## [Saved data entries]
━━━━━━━━
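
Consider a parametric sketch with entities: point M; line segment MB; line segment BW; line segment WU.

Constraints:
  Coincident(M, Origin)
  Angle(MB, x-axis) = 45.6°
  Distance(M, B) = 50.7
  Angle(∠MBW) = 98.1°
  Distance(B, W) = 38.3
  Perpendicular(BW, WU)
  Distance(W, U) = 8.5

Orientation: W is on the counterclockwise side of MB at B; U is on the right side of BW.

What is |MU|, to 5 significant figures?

74.230

∠MBW = 98.1°, so BW runs at 45.6° + (180° − 98.1°) = 127.50° from the x-axis; with |BW| = 38.3, W = B + 38.3·(cos 127.50°, sin 127.50°) = (12.157, 66.609). The perpendicularity gives WU at right angles to BW; with |WU| = 8.5 on the right of BW, U = W + 8.5·(0.79335, 0.60876) = (18.901, 71.784). Then |MU| = |U − M| = 74.230.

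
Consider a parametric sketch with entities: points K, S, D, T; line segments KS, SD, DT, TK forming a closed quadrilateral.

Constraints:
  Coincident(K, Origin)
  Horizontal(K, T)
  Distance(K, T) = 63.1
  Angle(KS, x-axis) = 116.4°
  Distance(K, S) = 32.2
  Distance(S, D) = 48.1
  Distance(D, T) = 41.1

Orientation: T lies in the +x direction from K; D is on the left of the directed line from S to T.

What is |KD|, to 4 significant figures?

44.40

K is at the origin; KT is horizontal with |KT| = 63.1 and T in +x, so T = (63.1, 0). KS runs at 116.4° with |KS| = 32.2, so S = (-14.32, 28.84). D is determined by |SD| = 48.1 and |DT| = 41.1 together: it lies at the intersection of circle(S, 48.1) and circle(T, 41.1). With |ST| = 82.62, the foot of the radical line on ST is 45.09 from S and the perpendicular offset is √(48.1² − 45.09²) = 16.76. Taking the left-of-ST solution: D = (33.78, 28.80).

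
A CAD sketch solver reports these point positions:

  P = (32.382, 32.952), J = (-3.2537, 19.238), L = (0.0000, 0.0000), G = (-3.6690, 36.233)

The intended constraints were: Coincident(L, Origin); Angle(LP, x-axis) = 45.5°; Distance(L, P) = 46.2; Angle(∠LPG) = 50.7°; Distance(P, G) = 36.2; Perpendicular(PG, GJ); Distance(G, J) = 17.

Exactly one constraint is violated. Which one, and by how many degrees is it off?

Perpendicular(PG, GJ) — off by 6.60°.

L = (0.00, 0.00) ✓; LP at 45.50° ✓; |LP| = 46.20 ✓; ∠LPG = 50.70° ✓; |PG| = 36.20 ✓; ∠(PG, GJ) = 96.60° ✗; |GJ| = 17.00 ✓.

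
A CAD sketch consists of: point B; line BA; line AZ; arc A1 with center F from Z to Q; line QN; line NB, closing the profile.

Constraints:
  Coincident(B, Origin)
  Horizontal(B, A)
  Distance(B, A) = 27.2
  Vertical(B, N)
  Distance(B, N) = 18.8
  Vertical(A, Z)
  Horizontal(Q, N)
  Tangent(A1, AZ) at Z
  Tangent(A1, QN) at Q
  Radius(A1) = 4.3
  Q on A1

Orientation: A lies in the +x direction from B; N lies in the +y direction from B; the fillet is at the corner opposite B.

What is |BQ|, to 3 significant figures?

29.6

B is at the origin; BA is horizontal with |BA| = 27.2 and A on the +x side, so A = (27.2, 0.00). B and N share the same x with |BN| = 18.8 and N on the +y side, so N = (0.00, 18.8). The virtual corner opposite B is at (27.2, 18.8). The tangent condition forces FZ to be normal to AZ and A1 meets QN tangentially, so FQ is at right angles to QN, with radius 4.3, so the center F sits 4.3 in from both sides at F = (22.9, 14.5). That places the tangent points at Z = (27.2, 14.5) on AZ and Q = (22.9, 18.8) on QN. Then |BQ| = |Q − B| = 29.6.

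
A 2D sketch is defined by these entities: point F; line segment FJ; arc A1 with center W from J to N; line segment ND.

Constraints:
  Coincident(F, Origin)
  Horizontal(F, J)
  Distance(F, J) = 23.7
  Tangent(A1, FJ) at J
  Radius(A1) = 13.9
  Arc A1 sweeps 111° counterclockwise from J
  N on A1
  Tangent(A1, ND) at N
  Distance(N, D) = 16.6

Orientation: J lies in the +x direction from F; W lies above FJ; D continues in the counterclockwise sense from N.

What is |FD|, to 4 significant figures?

46.11

On A1, J sits at bearing -90° from W; a 111° counterclockwise sweep puts N at bearing 21°, so N = W + 13.9·(cos 21°, sin 21°) = (36.68, 18.88). The tangent condition forces WN to be normal to ND, so ND runs along (−sin 21°, cos 21°); with |ND| = 16.6, D = (30.73, 34.38). Then |FD| = |D − F| = 46.11.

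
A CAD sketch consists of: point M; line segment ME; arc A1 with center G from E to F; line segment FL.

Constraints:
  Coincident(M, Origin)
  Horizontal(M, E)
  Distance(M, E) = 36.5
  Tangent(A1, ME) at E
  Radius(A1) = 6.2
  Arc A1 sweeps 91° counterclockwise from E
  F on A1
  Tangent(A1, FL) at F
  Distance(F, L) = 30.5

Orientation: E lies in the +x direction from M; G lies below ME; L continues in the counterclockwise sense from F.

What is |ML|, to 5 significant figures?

48.012

On A1, E sits at bearing 90° from G; a 91° counterclockwise sweep puts F at bearing 181°, so F = G + 6.2·(cos 181°, sin 181°) = (30.301, -6.3082). Tangency of A1 to FL means the radius GF is perpendicular to FL, so FL runs along (−sin 181°, cos 181°); with |FL| = 30.5, L = (30.833, -36.804). Then |ML| = |L − M| = 48.012.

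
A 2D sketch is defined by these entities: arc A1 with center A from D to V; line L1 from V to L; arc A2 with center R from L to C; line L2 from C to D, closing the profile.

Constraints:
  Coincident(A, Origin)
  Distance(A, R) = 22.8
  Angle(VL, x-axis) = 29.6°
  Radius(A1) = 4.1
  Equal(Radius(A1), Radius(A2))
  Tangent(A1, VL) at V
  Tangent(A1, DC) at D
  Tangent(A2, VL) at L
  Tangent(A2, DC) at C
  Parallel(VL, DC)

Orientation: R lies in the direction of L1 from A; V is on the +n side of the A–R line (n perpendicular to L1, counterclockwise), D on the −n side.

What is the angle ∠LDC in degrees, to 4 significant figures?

19.78°

The slot axis is L1's direction at 29.6°, so u = (cos 29.6°, sin 29.6°) = (0.8695, 0.4939) and n = (−sin 29.6°, cos 29.6°) = (-0.4939, 0.8695). A is at the origin and R lies 22.8 along u from A, so R = 22.8·u = (19.82, 11.26). Tangency of A1 to both parallel lines with radius 4.1 puts V and D at A ± 4.1·n: V = (-2.025, 3.565), D = (2.025, -3.565). Equal radii place L and C the same way about R: L = R + 4.1·n = (17.80, 14.83), C = R − 4.1·n = (21.85, 7.697). Then cos ∠LDC = DL·DC / (|DL||DC|), giving 19.78°.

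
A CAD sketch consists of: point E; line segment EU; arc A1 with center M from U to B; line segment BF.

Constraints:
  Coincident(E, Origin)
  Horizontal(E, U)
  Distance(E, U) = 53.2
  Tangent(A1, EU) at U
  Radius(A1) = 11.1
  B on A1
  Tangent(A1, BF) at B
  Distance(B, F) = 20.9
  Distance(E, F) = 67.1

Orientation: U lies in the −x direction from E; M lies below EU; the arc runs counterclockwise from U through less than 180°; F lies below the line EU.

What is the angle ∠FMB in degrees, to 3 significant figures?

62.0°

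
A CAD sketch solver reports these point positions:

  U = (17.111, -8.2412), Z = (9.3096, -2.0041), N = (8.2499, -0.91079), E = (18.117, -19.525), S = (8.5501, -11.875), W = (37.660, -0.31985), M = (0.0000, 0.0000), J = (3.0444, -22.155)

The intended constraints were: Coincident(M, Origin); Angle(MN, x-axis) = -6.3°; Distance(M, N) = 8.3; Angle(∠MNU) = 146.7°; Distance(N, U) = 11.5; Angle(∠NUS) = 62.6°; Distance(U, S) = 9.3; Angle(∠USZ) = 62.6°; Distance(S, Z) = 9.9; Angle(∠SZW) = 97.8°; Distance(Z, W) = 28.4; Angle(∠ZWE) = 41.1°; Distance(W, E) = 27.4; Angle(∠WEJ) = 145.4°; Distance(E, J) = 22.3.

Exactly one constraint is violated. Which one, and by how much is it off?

Distance(E, J) = 22.3 — off by 7.00.

M = (0.00, 0.00) ✓; MN at -6.300° ✓; |MN| = 8.300 ✓; ∠MNU = 146.7° ✓; |NU| = 11.50 ✓; ∠NUS = 62.60° ✓; |US| = 9.300 ✓; ∠USZ = 62.60° ✓; |SZ| = 9.900 ✓; ∠SZW = 97.80° ✓; |ZW| = 28.40 ✓; ∠ZWE = 41.10° ✓; |WE| = 27.40 ✓; ∠WEJ = 145.4° ✓; |EJ| = 15.30 ✗.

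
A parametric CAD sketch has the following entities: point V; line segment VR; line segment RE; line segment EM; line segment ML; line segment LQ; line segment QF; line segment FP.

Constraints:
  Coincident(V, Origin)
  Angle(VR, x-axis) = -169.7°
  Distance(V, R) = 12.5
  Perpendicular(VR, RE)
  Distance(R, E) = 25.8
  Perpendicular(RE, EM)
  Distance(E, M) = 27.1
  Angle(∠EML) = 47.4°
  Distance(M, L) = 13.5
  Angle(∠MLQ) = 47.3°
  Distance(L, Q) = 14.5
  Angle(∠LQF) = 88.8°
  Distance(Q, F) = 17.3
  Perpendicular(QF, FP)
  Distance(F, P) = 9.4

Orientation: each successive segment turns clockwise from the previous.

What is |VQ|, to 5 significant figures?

30.614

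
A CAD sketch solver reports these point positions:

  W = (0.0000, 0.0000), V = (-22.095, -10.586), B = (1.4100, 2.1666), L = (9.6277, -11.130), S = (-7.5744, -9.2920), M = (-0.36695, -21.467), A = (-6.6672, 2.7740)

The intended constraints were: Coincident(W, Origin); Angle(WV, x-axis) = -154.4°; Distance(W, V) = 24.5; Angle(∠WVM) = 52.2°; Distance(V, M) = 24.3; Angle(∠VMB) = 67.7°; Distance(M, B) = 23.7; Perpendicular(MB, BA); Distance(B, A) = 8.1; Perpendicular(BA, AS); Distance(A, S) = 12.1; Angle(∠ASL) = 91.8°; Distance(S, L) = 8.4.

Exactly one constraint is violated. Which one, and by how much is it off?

Distance(S, L) = 8.4 — off by 8.90.

W = (0.00, 0.00) ✓; WV at -154.4° ✓; |WV| = 24.50 ✓; ∠WVM = 52.20° ✓; |VM| = 24.30 ✓; ∠VMB = 67.70° ✓; |MB| = 23.70 ✓; ∠(MB, BA) = 90.00° ✓; |BA| = 8.100 ✓; ∠(BA, AS) = 90.00° ✓; |AS| = 12.10 ✓; ∠ASL = 91.80° ✓; |SL| = 17.30 ✗.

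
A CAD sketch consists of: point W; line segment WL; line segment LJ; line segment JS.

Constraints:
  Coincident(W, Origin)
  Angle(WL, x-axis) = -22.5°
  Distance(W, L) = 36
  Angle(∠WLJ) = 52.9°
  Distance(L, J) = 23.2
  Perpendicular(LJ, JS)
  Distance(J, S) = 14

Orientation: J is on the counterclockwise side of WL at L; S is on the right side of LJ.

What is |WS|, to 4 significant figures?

42.74

W is at the origin; WL runs at -22.5° with length 36.0, so L = 36.0·(cos -22.5°, sin -22.5°) = (33.26, -13.78). ∠WLJ = 52.9°, so LJ runs at -22.5° + (180° − 52.9°) = 104.6° from the x-axis; with |LJ| = 23.2, J = L + 23.2·(cos 104.6°, sin 104.6°) = (27.41, 8.674). LJ is perpendicular to JS; with |JS| = 14.0 on the right of LJ, S = J + 14.0·(0.9677, 0.2521) = (40.96, 12.20). Then |WS| = |S − W| = 42.74.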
━━━━━━━━
Write down how many lines of the data above contain the word "Orientation", with nothing else.

## [ANSWER BELOW]
9